[[ Entries supplied, beginning ]]

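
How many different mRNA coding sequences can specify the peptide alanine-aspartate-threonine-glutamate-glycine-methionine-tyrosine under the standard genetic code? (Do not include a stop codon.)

512

Ala: 4 codons.
Asp: 2 codons.
Thr: 4 codons.
Glu: 2 codons.
Gly: 4 codons.
Met: 1 codon.
Tyr: 2 codons.
4 × 2 × 4 × 2 × 4 × 1 × 2 = 512.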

[[ Entries supplied, end ]]

* [What this task involves]
Return every entry exactly.

* [Result of the exercise]
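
How many different mRNA coding sequences can specify the peptide alanine-aspartate-threonine-glutamate-glycine-methionine-tyrosine under the standard genetic code? (Do not include a stop codon.)

512

Ala: 4 codons.
Asp: 2 codons.
Thr: 4 codons.
Glu: 2 codons.
Gly: 4 codons.
Met: 1 codon.
Tyr: 2 codons.
4 × 2 × 4 × 2 × 4 × 1 × 2 = 512.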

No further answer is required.